─── INPUT FOR THIS TASK
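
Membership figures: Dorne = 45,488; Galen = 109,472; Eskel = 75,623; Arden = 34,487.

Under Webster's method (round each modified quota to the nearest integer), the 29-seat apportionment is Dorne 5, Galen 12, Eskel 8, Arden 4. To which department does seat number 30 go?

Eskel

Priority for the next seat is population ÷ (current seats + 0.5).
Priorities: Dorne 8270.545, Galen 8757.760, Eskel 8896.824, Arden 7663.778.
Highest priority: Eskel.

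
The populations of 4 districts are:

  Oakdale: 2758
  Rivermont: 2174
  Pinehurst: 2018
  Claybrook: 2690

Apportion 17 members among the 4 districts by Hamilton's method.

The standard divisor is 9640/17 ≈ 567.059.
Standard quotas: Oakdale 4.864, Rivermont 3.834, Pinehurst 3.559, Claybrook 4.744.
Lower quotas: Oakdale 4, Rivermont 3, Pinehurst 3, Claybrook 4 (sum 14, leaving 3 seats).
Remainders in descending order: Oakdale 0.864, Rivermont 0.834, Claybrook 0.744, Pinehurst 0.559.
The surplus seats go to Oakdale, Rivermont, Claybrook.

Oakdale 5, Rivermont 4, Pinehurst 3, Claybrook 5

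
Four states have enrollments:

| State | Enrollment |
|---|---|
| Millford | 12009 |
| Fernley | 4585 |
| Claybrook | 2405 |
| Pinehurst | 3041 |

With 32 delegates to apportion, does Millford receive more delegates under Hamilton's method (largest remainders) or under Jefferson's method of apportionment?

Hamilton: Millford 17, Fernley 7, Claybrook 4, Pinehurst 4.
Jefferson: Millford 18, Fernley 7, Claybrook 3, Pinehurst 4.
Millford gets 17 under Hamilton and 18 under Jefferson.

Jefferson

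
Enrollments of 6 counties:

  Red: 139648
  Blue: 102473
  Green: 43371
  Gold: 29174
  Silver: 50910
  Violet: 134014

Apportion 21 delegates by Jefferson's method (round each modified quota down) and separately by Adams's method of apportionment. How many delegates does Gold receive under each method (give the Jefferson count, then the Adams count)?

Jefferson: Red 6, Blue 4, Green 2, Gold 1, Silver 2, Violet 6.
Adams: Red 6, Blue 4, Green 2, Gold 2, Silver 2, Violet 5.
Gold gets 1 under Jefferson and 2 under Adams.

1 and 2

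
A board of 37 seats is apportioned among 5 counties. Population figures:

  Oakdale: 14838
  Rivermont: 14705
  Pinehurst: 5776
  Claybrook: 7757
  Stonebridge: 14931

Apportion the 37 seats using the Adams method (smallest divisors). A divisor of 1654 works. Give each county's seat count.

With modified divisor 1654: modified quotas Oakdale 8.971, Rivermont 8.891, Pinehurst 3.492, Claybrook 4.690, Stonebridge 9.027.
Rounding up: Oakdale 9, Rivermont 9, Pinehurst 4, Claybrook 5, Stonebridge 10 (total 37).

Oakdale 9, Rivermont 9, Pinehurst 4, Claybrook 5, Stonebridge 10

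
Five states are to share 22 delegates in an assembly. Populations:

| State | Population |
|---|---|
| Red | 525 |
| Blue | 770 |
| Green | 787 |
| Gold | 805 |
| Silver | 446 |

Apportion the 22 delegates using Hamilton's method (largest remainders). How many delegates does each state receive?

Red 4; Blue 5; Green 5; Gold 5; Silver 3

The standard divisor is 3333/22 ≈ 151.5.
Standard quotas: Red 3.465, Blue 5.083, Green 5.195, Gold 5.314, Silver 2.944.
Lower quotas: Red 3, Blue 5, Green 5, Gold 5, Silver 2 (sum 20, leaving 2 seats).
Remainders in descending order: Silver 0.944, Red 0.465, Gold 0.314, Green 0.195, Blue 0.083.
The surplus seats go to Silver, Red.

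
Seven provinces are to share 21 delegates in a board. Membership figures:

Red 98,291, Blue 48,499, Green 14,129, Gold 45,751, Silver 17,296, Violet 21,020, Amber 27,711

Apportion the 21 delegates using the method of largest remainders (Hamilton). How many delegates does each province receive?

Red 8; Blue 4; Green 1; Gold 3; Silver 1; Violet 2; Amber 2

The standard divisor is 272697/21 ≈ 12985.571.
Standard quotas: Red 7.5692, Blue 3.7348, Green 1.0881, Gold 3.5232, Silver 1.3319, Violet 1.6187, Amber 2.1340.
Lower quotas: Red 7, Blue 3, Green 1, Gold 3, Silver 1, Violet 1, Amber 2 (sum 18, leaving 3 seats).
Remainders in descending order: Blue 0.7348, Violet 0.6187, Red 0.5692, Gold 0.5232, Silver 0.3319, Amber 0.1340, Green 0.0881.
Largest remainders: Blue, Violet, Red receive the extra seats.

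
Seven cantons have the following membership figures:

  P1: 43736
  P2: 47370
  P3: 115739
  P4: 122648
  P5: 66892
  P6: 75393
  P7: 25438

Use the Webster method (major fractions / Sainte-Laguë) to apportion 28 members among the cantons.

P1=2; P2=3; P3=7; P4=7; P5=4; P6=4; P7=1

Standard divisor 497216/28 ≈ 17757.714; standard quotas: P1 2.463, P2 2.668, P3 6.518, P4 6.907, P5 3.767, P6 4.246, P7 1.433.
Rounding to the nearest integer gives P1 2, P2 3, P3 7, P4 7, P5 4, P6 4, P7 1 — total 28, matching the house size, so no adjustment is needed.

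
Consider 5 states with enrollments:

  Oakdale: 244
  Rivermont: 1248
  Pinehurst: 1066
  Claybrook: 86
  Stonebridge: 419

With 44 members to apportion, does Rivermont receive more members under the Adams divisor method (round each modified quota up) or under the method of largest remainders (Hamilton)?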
──────
EXERCISE DETAILS: Please show every line above that includes the word "board".

SOLVED EXERCISE:
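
A board of 37 seats is apportioned among 5 counties. Population figures:
Seven provinces are to share 21 delegates in a board. Membership figures: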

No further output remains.